**Problem to work on:**
Please return, with no alterations, the lines below from the very first through the one that contains "- Any prior felony conviction: +25%".

Stored items
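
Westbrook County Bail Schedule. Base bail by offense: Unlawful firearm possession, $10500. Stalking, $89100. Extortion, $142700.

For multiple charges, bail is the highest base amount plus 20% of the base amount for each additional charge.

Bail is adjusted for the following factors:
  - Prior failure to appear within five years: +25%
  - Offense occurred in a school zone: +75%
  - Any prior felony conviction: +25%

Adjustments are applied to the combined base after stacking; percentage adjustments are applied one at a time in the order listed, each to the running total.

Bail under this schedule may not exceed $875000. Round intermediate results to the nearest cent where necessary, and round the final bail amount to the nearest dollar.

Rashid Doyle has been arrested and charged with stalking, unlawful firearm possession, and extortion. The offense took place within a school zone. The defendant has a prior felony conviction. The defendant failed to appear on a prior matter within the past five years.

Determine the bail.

Base amounts from the schedule: stalking $89100; unlawful firearm possession $10500; extortion $142700.
Stacking rule: highest base plus 20% of each additional charge. Highest is extortion at $142700. Additional: $89100 × 20% = $17820; $10500 × 20% = $2100. Combined base = $142700 + $19920 = $162620.
Prior failure to appear within five years (+25%): $162620 × 1.25 = $203275.
Offense occurred in a school zone (+75%): $203275 × 1.75 = $355731.25.
Any prior felony conviction (+25%): $355731.25 × 1.25 = $444664.06.
$444664.06 is within the $875000 maximum.
Rounded to the nearest dollar: $444664.

$444664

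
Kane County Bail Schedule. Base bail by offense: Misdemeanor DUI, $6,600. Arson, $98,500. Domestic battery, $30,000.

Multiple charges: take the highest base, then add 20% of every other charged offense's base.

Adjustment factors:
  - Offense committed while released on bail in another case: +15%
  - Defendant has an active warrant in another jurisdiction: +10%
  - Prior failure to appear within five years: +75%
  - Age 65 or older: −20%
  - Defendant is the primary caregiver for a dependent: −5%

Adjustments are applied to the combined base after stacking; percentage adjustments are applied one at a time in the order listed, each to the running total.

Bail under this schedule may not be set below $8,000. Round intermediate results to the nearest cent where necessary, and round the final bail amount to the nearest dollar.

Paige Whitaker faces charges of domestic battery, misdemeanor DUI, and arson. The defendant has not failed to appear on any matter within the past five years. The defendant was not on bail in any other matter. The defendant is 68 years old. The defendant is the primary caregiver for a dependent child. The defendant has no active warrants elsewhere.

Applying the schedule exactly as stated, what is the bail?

Base amounts from the schedule: domestic battery $30,000; misdemeanor DUI $6,600; arson $98,500.
Stacking rule: highest base plus 20% of each additional charge. Highest is arson at $98,500. Additional: $30,000 × 20% = $6,000; $6,600 × 20% = $1,320. Combined base = $98,500 + $7,320 = $105,820.
Age 65 or older (−20%): $105,820 × 0.8 = $84,656.
Defendant is the primary caregiver for a dependent (−5%): $84,656 × 0.95 = $80,423.20.
$80,423.20 is at or above the $8,000 minimum.
Rounded to the nearest dollar: $80,423.

$80,423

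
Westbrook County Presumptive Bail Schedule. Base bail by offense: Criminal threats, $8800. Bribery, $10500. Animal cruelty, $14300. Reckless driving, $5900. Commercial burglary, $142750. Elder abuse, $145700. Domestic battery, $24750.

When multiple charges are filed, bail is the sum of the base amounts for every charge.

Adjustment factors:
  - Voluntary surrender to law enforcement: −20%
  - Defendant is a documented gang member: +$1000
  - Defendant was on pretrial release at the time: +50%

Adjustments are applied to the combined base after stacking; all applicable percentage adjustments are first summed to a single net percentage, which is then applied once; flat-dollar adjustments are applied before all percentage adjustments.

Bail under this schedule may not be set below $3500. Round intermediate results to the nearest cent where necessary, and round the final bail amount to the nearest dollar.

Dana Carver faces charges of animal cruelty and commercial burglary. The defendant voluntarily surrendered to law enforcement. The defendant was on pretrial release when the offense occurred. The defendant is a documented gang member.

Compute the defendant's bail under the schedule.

Base amounts from the schedule: animal cruelty $14300; commercial burglary $142750.
Stacking rule: sum of all bases. $14300 + $142750 = $157050.
Defendant is a documented gang member (+$1000 flat): $157050 + $1000 = $158050.
Net percentage adjustment: −20% +50% = +30%. $158050 × 1.3 = $205465.
$205465 is at or above the $3500 minimum.

$205465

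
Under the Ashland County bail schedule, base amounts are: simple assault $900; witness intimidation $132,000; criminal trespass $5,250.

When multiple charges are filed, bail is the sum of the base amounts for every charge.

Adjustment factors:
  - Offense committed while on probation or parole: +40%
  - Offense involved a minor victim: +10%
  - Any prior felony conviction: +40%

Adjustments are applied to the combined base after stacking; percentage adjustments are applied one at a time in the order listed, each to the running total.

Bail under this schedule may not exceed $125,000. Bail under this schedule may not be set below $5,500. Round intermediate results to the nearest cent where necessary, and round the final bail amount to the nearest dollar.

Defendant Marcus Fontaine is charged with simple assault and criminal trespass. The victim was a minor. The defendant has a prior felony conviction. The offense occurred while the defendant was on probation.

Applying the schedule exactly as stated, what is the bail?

$13,259

Base amounts from the schedule: simple assault $900; criminal trespass $5,250.
Stacking rule: sum of all bases. $900 + $5,250 = $6,150.
Offense committed while on probation or parole (+40%): $6,150 × 1.4 = $8,610.
Offense involved a minor victim (+10%): $8,610 × 1.1 = $9,471.
Any prior felony conviction (+40%): $9,471 × 1.4 = $13,259.40.
$13,259.40 is within the $125,000 maximum.
$13,259.40 is at or above the $5,500 minimum.
Rounded to the nearest dollar: $13,259.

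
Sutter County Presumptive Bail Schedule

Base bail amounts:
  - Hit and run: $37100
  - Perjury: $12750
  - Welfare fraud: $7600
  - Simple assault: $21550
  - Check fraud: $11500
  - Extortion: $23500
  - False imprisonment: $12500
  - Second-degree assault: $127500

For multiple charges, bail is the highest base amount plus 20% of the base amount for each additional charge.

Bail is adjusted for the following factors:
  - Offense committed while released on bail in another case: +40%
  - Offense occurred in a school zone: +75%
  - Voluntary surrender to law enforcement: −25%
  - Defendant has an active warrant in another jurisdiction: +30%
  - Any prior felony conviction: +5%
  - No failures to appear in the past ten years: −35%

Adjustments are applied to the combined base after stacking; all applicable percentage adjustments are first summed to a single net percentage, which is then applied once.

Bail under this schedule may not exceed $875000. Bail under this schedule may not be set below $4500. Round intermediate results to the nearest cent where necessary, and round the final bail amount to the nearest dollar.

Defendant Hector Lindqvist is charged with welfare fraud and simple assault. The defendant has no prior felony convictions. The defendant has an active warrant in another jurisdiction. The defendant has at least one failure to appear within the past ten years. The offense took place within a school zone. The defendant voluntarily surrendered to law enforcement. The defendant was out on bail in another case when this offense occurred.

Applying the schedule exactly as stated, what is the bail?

$50754

Base amounts from the schedule: welfare fraud $7600; simple assault $21550.
Stacking rule: highest base plus 20% of each additional charge. Highest is simple assault at $21550. Additional: $7600 × 20% = $1520. Combined base = $21550 + $1520 = $23070.
Net percentage adjustment: +40% +75% −25% +30% = +120%. $23070 × 2.2 = $50754.
$50754 is within the $875000 maximum.
$50754 is at or above the $4500 minimum.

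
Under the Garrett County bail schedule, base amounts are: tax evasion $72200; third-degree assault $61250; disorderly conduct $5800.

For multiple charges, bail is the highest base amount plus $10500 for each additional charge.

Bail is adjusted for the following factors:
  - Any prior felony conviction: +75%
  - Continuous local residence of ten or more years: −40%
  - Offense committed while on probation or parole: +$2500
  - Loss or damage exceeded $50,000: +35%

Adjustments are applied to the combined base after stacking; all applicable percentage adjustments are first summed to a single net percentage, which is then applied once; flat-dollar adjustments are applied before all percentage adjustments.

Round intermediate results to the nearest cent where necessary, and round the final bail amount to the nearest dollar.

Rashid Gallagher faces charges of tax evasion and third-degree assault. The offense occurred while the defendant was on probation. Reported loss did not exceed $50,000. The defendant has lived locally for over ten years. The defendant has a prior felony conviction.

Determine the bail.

Base amounts from the schedule: tax evasion $72200; third-degree assault $61250.
Stacking rule: highest base plus $10500 per additional charge. Highest is tax evasion at $72200; 1 additional charge → +$10500. Combined base = $82700.
Offense committed while on probation or parole (+$2500 flat): $82700 + $2500 = $85200.
Net percentage adjustment: +75% −40% = +35%. $85200 × 1.35 = $115020.

$115020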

**Task answer:**
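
Westbrook County Bail Schedule. Base bail by offense: Unlawful firearm possession, $10500. Stalking, $89100. Extortion, $142700.

For multiple charges, bail is the highest base amount plus 20% of the base amount for each additional charge.

Bail is adjusted for the following factors:
  - Prior failure to appear within five years: +25%
  - Offense occurred in a school zone: +75%
  - Any prior felony conviction: +25%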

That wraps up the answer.